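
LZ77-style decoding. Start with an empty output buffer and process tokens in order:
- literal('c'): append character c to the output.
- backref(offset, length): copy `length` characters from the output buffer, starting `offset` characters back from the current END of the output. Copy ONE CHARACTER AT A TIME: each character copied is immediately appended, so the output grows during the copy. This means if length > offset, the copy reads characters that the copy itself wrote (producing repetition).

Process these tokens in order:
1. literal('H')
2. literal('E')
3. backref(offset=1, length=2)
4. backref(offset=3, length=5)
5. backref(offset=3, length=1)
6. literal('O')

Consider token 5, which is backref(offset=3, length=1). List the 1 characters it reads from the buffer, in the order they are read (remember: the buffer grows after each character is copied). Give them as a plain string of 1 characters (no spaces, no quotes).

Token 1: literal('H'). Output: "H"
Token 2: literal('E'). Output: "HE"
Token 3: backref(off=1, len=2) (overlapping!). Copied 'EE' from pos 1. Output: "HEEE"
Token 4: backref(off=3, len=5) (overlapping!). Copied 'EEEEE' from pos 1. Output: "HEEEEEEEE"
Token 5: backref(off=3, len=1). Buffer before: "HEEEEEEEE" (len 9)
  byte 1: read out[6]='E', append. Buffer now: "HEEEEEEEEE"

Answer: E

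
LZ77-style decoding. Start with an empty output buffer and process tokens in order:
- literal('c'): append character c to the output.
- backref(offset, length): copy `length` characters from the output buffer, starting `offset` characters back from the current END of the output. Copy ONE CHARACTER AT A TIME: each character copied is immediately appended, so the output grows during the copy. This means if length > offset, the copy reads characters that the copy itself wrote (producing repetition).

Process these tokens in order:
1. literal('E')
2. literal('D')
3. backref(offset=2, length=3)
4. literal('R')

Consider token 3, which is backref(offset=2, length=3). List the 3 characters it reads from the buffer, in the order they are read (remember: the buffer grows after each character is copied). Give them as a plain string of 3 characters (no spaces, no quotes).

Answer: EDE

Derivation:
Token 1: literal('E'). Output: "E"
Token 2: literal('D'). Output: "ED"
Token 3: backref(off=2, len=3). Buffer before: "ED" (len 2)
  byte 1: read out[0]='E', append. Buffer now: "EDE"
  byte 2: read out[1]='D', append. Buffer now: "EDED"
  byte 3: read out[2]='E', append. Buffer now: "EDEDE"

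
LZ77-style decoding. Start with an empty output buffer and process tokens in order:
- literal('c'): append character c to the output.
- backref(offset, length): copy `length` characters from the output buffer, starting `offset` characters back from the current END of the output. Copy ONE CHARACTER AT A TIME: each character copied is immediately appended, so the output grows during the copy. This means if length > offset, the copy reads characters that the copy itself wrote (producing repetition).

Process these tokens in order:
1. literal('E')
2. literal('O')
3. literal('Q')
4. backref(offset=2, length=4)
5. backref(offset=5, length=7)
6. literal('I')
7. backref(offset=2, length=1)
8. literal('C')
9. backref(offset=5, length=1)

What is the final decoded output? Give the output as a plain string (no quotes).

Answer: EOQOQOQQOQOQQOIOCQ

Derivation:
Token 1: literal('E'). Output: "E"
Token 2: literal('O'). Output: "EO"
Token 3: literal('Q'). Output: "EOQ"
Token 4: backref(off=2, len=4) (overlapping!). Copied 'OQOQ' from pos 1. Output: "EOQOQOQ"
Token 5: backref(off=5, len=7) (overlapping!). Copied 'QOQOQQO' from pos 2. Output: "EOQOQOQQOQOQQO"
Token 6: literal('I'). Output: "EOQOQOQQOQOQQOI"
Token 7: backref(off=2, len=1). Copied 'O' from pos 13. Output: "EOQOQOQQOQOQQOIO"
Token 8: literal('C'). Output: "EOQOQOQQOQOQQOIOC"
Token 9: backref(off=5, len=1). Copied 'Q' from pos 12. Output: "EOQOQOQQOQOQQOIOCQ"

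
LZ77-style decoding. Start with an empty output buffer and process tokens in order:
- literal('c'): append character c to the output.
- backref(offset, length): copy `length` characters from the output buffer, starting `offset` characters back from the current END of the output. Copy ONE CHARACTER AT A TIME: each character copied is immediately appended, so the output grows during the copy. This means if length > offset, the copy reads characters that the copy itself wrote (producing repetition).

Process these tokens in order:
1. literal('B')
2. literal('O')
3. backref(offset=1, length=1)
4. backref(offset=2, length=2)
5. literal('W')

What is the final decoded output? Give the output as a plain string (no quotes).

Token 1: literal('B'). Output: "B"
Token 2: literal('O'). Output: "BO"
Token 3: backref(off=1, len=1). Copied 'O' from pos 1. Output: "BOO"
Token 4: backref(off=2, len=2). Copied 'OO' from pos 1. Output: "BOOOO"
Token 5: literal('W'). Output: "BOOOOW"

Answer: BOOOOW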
__________________________________________________
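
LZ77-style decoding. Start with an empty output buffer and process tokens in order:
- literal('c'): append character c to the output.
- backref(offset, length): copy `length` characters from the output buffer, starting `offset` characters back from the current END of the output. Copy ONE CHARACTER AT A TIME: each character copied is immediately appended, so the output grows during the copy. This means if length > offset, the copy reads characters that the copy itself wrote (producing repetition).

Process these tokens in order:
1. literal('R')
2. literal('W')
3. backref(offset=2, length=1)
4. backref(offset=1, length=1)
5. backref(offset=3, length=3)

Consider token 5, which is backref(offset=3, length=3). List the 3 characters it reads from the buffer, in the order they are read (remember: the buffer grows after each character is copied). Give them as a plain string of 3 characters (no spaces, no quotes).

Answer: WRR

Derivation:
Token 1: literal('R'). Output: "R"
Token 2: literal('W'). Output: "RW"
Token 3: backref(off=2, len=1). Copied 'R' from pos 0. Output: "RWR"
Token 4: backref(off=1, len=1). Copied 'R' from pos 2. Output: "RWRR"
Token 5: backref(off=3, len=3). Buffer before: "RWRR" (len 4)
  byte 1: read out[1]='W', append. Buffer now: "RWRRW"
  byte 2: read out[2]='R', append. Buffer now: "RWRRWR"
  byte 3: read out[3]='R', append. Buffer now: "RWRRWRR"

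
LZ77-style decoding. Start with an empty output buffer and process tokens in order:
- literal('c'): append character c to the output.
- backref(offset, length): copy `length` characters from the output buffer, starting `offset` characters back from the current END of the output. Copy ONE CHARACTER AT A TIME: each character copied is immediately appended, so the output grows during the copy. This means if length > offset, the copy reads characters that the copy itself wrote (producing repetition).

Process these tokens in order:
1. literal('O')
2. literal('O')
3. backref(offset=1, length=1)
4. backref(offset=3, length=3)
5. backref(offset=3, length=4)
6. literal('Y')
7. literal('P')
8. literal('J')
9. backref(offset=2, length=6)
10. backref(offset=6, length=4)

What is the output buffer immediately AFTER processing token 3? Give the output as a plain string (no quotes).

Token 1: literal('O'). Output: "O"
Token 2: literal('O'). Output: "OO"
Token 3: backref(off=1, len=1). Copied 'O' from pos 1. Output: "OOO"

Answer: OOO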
__________________________________________________
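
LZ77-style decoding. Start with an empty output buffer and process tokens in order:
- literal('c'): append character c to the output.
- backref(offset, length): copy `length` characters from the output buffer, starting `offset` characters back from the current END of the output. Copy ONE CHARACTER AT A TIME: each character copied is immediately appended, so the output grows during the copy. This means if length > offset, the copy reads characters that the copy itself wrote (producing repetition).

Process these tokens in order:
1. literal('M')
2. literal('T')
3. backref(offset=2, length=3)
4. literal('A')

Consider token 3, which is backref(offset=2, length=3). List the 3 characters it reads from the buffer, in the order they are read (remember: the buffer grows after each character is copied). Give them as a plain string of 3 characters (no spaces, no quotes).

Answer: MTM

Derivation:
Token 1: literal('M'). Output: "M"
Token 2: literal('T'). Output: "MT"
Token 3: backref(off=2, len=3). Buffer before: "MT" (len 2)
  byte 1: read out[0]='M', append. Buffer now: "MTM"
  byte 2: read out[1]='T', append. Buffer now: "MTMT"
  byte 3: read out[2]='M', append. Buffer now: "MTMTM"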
__________________________________________________
**DIRECTIONS**
Please copy the lines in the records above between the one holding "9. backref(offset=5, length=1)" and the one holding "5. literal('W')", inclusive, exactly and with no other line.

**ANSWER BOX**
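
9. backref(offset=5, length=1)

What is the final decoded output? Give the output as a plain string (no quotes).

Answer: EOQOQOQQOQOQQOIOCQ

Derivation:
Token 1: literal('E'). Output: "E"
Token 2: literal('O'). Output: "EO"
Token 3: literal('Q'). Output: "EOQ"
Token 4: backref(off=2, len=4) (overlapping!). Copied 'OQOQ' from pos 1. Output: "EOQOQOQ"
Token 5: backref(off=5, len=7) (overlapping!). Copied 'QOQOQQO' from pos 2. Output: "EOQOQOQQOQOQQO"
Token 6: literal('I'). Output: "EOQOQOQQOQOQQOI"
Token 7: backref(off=2, len=1). Copied 'O' from pos 13. Output: "EOQOQOQQOQOQQOIO"
Token 8: literal('C'). Output: "EOQOQOQQOQOQQOIOC"
Token 9: backref(off=5, len=1). Copied 'Q' from pos 12. Output: "EOQOQOQQOQOQQOIOCQ"

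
LZ77-style decoding. Start with an empty output buffer and process tokens in order:
- literal('c'): append character c to the output.
- backref(offset, length): copy `length` characters from the output buffer, starting `offset` characters back from the current END of the output. Copy ONE CHARACTER AT A TIME: each character copied is immediately appended, so the output grows during the copy. This means if length > offset, the copy reads characters that the copy itself wrote (producing repetition).

Process these tokens in order:
1. literal('B')
2. literal('O')
3. backref(offset=1, length=1)
4. backref(offset=2, length=2)
5. literal('W')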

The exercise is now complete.